Dataset items:
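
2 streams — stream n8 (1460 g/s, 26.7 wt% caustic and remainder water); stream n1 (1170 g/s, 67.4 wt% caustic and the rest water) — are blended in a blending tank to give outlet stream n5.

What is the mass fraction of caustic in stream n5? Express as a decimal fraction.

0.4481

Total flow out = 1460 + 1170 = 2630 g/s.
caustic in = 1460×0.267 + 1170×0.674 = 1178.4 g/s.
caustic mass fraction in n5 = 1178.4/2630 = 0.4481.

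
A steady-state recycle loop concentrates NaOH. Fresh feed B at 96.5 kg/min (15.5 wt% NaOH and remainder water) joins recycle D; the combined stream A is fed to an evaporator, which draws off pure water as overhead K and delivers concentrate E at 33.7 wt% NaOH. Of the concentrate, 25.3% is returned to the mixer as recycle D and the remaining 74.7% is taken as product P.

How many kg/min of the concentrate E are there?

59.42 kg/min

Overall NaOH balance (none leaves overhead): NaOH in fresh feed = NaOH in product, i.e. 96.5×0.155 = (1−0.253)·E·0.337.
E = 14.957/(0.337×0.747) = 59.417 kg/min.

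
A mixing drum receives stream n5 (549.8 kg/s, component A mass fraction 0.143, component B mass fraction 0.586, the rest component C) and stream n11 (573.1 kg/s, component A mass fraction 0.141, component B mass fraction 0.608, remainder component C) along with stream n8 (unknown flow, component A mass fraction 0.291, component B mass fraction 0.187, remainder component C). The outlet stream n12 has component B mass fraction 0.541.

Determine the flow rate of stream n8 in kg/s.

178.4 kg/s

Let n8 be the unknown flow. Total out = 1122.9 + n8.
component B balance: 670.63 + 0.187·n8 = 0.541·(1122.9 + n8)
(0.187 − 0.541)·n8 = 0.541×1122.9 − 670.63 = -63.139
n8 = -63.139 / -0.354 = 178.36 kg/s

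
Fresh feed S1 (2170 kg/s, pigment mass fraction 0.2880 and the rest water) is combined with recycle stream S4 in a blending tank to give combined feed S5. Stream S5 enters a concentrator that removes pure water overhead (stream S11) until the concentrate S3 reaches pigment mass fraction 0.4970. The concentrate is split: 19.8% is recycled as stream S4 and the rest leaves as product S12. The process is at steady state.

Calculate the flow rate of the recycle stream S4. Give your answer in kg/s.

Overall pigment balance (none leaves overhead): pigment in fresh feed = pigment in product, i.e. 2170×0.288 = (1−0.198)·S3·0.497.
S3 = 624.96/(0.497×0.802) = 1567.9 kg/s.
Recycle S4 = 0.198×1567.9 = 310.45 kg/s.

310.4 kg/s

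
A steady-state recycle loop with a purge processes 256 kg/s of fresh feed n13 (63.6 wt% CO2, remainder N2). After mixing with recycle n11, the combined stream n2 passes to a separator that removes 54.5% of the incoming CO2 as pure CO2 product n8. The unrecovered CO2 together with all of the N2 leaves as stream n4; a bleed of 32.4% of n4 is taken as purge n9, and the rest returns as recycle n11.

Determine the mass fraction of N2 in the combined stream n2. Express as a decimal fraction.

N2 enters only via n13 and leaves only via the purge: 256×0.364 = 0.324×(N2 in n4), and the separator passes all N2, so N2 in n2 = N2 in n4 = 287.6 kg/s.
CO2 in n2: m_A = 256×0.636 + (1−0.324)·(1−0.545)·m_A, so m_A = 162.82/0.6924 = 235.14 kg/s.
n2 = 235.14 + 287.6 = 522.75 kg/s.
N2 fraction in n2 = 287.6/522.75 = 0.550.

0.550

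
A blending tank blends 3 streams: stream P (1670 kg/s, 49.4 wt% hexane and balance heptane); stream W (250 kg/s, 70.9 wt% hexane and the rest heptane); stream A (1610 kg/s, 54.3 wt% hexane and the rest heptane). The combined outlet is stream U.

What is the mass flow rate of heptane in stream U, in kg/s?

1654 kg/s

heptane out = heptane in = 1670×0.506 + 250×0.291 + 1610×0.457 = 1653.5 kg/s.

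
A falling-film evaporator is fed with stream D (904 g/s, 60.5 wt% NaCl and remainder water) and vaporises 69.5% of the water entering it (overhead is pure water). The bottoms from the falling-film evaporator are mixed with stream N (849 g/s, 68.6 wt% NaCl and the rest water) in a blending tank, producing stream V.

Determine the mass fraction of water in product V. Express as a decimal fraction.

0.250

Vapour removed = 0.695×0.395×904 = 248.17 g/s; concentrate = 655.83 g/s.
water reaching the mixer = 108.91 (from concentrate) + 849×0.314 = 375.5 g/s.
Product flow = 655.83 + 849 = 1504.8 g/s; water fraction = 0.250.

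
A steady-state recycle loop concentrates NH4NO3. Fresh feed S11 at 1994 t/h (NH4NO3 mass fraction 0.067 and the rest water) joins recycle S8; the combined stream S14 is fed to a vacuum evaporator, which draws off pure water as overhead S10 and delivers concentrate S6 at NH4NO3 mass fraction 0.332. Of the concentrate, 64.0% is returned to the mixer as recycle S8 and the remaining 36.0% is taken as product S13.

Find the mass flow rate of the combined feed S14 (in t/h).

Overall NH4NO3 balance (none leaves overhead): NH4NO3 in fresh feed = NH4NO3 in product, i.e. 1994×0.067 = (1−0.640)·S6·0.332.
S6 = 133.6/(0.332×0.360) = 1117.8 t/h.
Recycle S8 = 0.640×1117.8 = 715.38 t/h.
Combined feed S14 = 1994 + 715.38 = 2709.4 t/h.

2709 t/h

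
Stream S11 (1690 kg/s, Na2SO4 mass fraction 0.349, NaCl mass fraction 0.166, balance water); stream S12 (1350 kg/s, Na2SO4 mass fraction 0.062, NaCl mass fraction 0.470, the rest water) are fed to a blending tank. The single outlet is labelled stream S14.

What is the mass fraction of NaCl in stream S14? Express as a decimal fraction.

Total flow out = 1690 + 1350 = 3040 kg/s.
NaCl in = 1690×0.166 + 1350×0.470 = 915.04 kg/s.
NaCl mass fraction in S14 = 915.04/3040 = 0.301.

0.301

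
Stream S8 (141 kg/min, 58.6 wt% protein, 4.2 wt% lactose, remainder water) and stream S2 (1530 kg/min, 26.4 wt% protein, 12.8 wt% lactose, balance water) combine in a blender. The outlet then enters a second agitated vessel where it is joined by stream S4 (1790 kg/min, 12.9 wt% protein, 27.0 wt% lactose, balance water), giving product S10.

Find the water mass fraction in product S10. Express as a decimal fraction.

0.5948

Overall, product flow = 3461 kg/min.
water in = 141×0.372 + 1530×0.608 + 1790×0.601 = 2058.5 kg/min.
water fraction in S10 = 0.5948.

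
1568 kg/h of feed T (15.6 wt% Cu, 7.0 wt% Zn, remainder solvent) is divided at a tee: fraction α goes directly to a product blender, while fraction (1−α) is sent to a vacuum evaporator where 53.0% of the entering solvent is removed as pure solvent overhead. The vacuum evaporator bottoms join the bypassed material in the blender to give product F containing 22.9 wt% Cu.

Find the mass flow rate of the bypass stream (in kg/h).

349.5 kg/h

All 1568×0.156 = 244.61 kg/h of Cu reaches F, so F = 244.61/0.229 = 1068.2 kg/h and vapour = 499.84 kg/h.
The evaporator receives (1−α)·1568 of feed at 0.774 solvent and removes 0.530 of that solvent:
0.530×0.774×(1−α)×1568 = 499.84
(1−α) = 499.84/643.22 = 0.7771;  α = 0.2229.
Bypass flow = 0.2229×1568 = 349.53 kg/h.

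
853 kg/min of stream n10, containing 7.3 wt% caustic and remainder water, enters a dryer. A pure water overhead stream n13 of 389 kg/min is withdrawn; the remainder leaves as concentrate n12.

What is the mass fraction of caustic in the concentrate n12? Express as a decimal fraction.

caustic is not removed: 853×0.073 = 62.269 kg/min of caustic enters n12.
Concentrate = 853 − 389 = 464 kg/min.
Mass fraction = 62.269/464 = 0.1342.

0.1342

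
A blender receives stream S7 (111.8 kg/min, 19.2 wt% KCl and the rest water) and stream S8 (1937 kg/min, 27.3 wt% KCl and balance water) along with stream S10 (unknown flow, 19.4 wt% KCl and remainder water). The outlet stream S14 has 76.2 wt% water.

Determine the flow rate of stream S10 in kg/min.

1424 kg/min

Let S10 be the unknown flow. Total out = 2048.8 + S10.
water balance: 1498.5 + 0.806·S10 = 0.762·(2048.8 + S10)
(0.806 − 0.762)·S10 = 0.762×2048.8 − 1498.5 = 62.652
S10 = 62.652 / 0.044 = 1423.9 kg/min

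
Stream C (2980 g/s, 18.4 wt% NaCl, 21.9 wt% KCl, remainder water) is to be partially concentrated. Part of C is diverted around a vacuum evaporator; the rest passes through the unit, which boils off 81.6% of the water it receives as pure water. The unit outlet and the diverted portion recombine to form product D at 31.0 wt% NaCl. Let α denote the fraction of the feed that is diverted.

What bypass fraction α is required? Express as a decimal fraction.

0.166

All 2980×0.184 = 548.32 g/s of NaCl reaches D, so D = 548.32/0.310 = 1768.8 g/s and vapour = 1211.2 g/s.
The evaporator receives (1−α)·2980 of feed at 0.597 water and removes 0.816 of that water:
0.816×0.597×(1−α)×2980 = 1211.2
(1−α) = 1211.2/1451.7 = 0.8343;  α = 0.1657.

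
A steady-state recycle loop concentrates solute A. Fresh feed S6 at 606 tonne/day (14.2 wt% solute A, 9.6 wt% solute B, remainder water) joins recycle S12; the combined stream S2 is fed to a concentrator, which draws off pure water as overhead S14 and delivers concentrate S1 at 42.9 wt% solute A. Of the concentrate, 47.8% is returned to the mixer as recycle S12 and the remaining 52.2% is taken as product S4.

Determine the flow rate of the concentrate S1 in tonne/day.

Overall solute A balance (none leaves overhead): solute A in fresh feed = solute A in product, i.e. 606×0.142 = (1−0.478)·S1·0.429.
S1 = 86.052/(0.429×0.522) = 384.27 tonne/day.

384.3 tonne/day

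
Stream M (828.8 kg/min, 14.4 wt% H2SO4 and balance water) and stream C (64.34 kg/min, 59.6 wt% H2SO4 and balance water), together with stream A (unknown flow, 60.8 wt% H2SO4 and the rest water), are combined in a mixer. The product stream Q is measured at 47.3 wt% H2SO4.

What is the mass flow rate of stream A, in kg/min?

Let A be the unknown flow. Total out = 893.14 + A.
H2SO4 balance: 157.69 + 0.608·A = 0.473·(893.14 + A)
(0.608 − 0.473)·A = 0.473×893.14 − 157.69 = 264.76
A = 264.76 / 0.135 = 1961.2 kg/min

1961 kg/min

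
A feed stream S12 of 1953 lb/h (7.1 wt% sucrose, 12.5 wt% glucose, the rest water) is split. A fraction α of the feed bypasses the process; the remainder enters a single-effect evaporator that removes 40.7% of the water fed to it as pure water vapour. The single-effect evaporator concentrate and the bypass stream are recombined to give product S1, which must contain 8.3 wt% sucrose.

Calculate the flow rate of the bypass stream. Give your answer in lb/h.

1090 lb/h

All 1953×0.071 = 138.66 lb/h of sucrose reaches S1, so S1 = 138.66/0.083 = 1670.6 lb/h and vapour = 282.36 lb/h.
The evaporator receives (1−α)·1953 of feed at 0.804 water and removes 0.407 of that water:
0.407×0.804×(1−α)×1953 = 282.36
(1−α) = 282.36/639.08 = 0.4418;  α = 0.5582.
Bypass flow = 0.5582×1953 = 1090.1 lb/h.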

*TASK DESCRIPTION*. Set down, exactly as written, each line of the data from its opening line through the one containing "A steady-state recycle loop concentrates NaOH.". Output nothing more.

*WRITTEN ANSWER*.
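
2 streams — stream n8 (1460 g/s, 26.7 wt% caustic and remainder water); stream n1 (1170 g/s, 67.4 wt% caustic and the rest water) — are blended in a blending tank to give outlet stream n5.

What is the mass fraction of caustic in stream n5? Express as a decimal fraction.

0.4481

Total flow out = 1460 + 1170 = 2630 g/s.
caustic in = 1460×0.267 + 1170×0.674 = 1178.4 g/s.
caustic mass fraction in n5 = 1178.4/2630 = 0.4481.

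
A steady-state recycle loop concentrates NaOH. Fresh feed B at 96.5 kg/min (15.5 wt% NaOH and remainder water) joins recycle D; the combined stream A is fed to an evaporator, which draws off pure water as overhead K and delivers concentrate E at 33.7 wt% NaOH. Of the concentrate, 25.3% is returned to the mixer as recycle D and the remaining 74.7% is taken as product P.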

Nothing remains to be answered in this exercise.